Exercise aim:
Each line from the one containing "Let a = -845/22 and b = 10481625/128." through the end of the entries below should be transcribed exactly, and no other line.
(Data supplied)
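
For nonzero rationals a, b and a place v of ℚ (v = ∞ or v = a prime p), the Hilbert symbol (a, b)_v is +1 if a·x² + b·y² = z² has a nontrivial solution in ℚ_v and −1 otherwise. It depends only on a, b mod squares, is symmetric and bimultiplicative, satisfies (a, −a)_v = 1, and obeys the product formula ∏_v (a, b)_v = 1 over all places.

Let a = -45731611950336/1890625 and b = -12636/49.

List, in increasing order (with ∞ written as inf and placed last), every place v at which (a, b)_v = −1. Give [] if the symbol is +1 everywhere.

[17, inf]

(a, b) ≡ (-221, -39) mod (ℚ^×)²; places V = {2, 3, 5, 7, 11, 13, 17, ∞}.
(a,b)_∞: sgn(-221)=−, sgn(-39)=−, so -1.
(a,b)_7: α=0, u≡5; β=-2, v≡6 (mod 7); (5|7)=-1, (6|7)=-1; sign (−1)^0·-1^-2·-1^0 = +1.
(a,b)_3: α=14, u≡1; β=5, v≡2 (mod 3); (1|3)=+1, (2|3)=-1; sign (−1)^0·+1^5·-1^14 = +1.
(a,b)_17: α=1, u≡15; β=0, v≡11 (mod 17); (15|17)=+1, (11|17)=-1; sign (−1)^0·+1^0·-1^1 = -1.
(a,b)_2: α=8, β=2; u≡3, v≡1 (mod 8); ε(u)ε(v)=1·0, αω(v)=8·0, βω(u)=2·1; sum ≡ 0  ⇒  +1.
(a,b)_11: α=-2, u≡8; β=0, v≡5 (mod 11); (8|11)=-1, (5|11)=+1; sign (−1)^0·-1^0·+1^-2 = +1.
(a,b)_13: α=3, u≡3; β=1, v≡12 (mod 13); (3|13)=+1, (12|13)=+1; sign (−1)^0·+1^1·+1^3 = +1.
(a,b)_5: α=-6, u≡4; β=0, v≡1 (mod 5); (4|5)=+1, (1|5)=+1; sign (−1)^0·+1^0·+1^-6 = +1.
(-221, -39 / ℚ) ramifies at {17, ∞}: a division algebra.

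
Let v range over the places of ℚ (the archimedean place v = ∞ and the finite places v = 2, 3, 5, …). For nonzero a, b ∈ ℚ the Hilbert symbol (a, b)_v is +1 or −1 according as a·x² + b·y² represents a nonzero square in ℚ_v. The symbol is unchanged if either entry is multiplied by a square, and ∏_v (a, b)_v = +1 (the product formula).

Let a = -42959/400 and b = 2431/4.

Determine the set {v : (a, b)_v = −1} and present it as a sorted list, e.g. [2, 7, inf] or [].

[11, 13]

(a, b) ≡ (-119, 2431) mod (ℚ^×)²; places V = {2, 5, 7, 11, 13, 17, 19, ∞}.
(a,b)_∞: sgn(-119)=−, sgn(2431)=+, so +1.
(a,b)_19: α=2, u≡14; β=0, v≡14 (mod 19); (14|19)=-1, (14|19)=-1; sign (−1)^0·-1^0·-1^2 = +1.
(a,b)_17: α=1, u≡12; β=1, v≡6 (mod 17); (12|17)=-1, (6|17)=-1; sign (−1)^0·-1^1·-1^1 = +1.
(a,b)_13: α=0, u≡11; β=1, v≡11 (mod 13); (11|13)=-1, (11|13)=-1; sign (−1)^0·-1^1·-1^0 = -1.
(a,b)_2: α=-4, β=-2; u≡1, v≡7 (mod 8); ε(u)ε(v)=0·1, αω(v)=-4·0, βω(u)=-2·0; sum ≡ 0  ⇒  +1.
(a,b)_11: α=0, u≡10; β=1, v≡3 (mod 11); (10|11)=-1, (3|11)=+1; sign (−1)^0·-1^1·+1^0 = -1.
(a,b)_5: α=-2, u≡1; β=0, v≡4 (mod 5); (1|5)=+1, (4|5)=+1; sign (−1)^0·+1^0·+1^-2 = +1.
(a,b)_7: α=1, u≡2; β=0, v≡4 (mod 7); (2|7)=+1, (4|7)=+1; sign (−1)^0·+1^0·+1^1 = +1.
|Ram(-119, 2431)| = 2, even; anisotropic at {11, 13}.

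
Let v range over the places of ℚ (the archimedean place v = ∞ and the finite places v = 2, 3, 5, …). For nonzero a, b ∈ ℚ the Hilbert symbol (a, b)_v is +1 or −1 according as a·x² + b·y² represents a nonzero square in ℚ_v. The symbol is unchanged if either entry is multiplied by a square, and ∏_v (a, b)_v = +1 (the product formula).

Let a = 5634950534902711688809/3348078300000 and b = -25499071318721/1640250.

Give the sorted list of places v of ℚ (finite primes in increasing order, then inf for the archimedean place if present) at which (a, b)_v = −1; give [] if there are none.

[2, 5, 7, 11, 13, 23]

(a, b) ≡ (230230, -1610) mod (ℚ^×)²; places V = {2, 3, 5, 7, 11, 13, 23, ∞}.
(a,b)_11: α=9, u≡2; β=6, v≡7 (mod 11); (2|11)=-1, (7|11)=-1; sign (−1)^0·-1^6·-1^9 = -1.
(a,b)_7: α=-1, u≡1; β=1, v≡2 (mod 7); (1|7)=+1, (2|7)=+1; sign (−1)^1·+1^1·+1^-1 = -1.
(a,b)_23: α=5, u≡10; β=3, v≡5 (mod 23); (10|23)=-1, (5|23)=-1; sign (−1)^1·-1^3·-1^5 = -1.
(a,b)_3: α=-14, u≡1; β=-8, v≡1 (mod 3); (1|3)=+1, (1|3)=+1; sign (−1)^0·+1^-8·+1^-14 = +1.
(a,b)_∞: sgn(230230)=+, sgn(-1610)=−, so +1.
(a,b)_5: α=-5, u≡4; β=-3, v≡2 (mod 5); (4|5)=+1, (2|5)=-1; sign (−1)^0·+1^-3·-1^-5 = -1.
(a,b)_2: α=-5, β=-1; u≡3, v≡3 (mod 8); ε(u)ε(v)=1·1, αω(v)=-5·1, βω(u)=-1·1; sum ≡ 1  ⇒  -1.
(a,b)_13: α=5, u≡9; β=2, v≡6 (mod 13); (9|13)=+1, (6|13)=-1; sign (−1)^0·+1^2·-1^5 = -1.
(230230, -1610 / ℚ) ramifies at {2, 5, 7, 11, 13, 23}: a division algebra.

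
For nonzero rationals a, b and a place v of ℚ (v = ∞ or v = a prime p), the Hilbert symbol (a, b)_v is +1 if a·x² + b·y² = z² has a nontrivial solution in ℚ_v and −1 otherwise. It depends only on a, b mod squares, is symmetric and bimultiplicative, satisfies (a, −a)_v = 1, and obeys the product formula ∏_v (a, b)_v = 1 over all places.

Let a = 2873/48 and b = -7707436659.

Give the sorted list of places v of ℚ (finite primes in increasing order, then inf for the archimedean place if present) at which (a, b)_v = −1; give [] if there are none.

(a, b) ≡ (51, -329251) mod (ℚ^×)²; places V = {2, 3, 13, 17, 19, 31, 43, ∞}.
(a,b)_17: α=1, u≡6; β=2, v≡14 (mod 17); (6|17)=-1, (14|17)=-1; sign (−1)^0·-1^2·-1^1 = -1.
(a,b)_∞: sgn(51)=+, sgn(-329251)=−, so +1.
(a,b)_31: α=0, u≡14; β=1, v≡17 (mod 31); (14|31)=+1, (17|31)=-1; sign (−1)^0·+1^1·-1^0 = +1.
(a,b)_2: α=-4, β=0; u≡3, v≡5 (mod 8); ε(u)ε(v)=1·0, αω(v)=-4·1, βω(u)=0·1; sum ≡ 0  ⇒  +1.
(a,b)_19: α=0, u≡8; β=1, v≡18 (mod 19); (8|19)=-1, (18|19)=-1; sign (−1)^0·-1^1·-1^0 = -1.
(a,b)_3: α=-1, u≡2; β=4, v≡2 (mod 3); (2|3)=-1, (2|3)=-1; sign (−1)^0·-1^4·-1^-1 = -1.
(a,b)_43: α=0, u≡7; β=1, v≡35 (mod 43); (7|43)=-1, (35|43)=+1; sign (−1)^0·-1^1·+1^0 = -1.
(a,b)_13: α=2, u≡12; β=1, v≡12 (mod 13); (12|13)=+1, (12|13)=+1; sign (−1)^0·+1^1·+1^2 = +1.
|Ram(51, -329251)| = 4, even; anisotropic at {3, 17, 19, 43}.

[3, 17, 19, 43]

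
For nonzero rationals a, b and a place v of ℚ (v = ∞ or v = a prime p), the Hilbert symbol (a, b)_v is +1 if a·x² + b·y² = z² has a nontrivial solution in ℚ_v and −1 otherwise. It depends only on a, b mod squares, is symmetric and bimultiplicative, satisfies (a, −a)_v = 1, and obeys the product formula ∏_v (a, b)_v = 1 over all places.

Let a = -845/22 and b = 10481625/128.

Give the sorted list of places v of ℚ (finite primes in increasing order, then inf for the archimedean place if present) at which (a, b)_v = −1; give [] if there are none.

Mod squares: a ≡ -110, b ≡ 770. Check v ∈ {∞, 2, 3, 5, 7, 11, 13}.
v=13: a=13^2·(≡11), b=13^0·(≡1) mod 13; (11|13)=-1, (1|13)=+1; (−1)^{2·0·6}·(-1)^0·(+1)^2 = +1.
v=2: v_2(a)=-1, v_2(b)=-7; units ≡ 1, 1 (mod 8); ε·ε+αω+βω = 0·0+-1·0+-7·0 ≡ 0  ⇒  (a,b)_2 = +1.
v=3: a=3^0·(≡1), b=3^2·(≡2) mod 3; (1|3)=+1, (2|3)=-1; (−1)^{0·2·1}·(+1)^2·(-1)^0 = +1.
v=11: a=11^-1·(≡1), b=11^3·(≡3) mod 11; (1|11)=+1, (3|11)=+1; (−1)^{-1·3·5}·(+1)^3·(+1)^-1 = -1.
v=∞: -110 < 0 and 770 > 0  ⇒  (a,b)_∞ = +1.
v=7: a=7^0·(≡2), b=7^1·(≡6) mod 7; (2|7)=+1, (6|7)=-1; (−1)^{0·1·3}·(+1)^1·(-1)^0 = +1.
v=5: a=5^1·(≡3), b=5^3·(≡1) mod 5; (3|5)=-1, (1|5)=+1; (−1)^{1·3·2}·(-1)^3·(+1)^1 = -1.
Ram(-110, 770) = {5, 11}; no ℚ_5-point on the conic.

[5, 11]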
(End Data supplied)
Response box:
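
Let a = -845/22 and b = 10481625/128.

Give the sorted list of places v of ℚ (finite primes in increasing order, then inf for the archimedean place if present) at which (a, b)_v = −1; give [] if there are none.

Mod squares: a ≡ -110, b ≡ 770. Check v ∈ {∞, 2, 3, 5, 7, 11, 13}.
v=13: a=13^2·(≡11), b=13^0·(≡1) mod 13; (11|13)=-1, (1|13)=+1; (−1)^{2·0·6}·(-1)^0·(+1)^2 = +1.
v=2: v_2(a)=-1, v_2(b)=-7; units ≡ 1, 1 (mod 8); ε·ε+αω+βω = 0·0+-1·0+-7·0 ≡ 0  ⇒  (a,b)_2 = +1.
v=3: a=3^0·(≡1), b=3^2·(≡2) mod 3; (1|3)=+1, (2|3)=-1; (−1)^{0·2·1}·(+1)^2·(-1)^0 = +1.
v=11: a=11^-1·(≡1), b=11^3·(≡3) mod 11; (1|11)=+1, (3|11)=+1; (−1)^{-1·3·5}·(+1)^3·(+1)^-1 = -1.
v=∞: -110 < 0 and 770 > 0  ⇒  (a,b)_∞ = +1.
v=7: a=7^0·(≡2), b=7^1·(≡6) mod 7; (2|7)=+1, (6|7)=-1; (−1)^{0·1·3}·(+1)^1·(-1)^0 = +1.
v=5: a=5^1·(≡3), b=5^3·(≡1) mod 5; (3|5)=-1, (1|5)=+1; (−1)^{1·3·2}·(-1)^3·(+1)^1 = -1.
Ram(-110, 770) = {5, 11}; no ℚ_5-point on the conic.

[5, 11]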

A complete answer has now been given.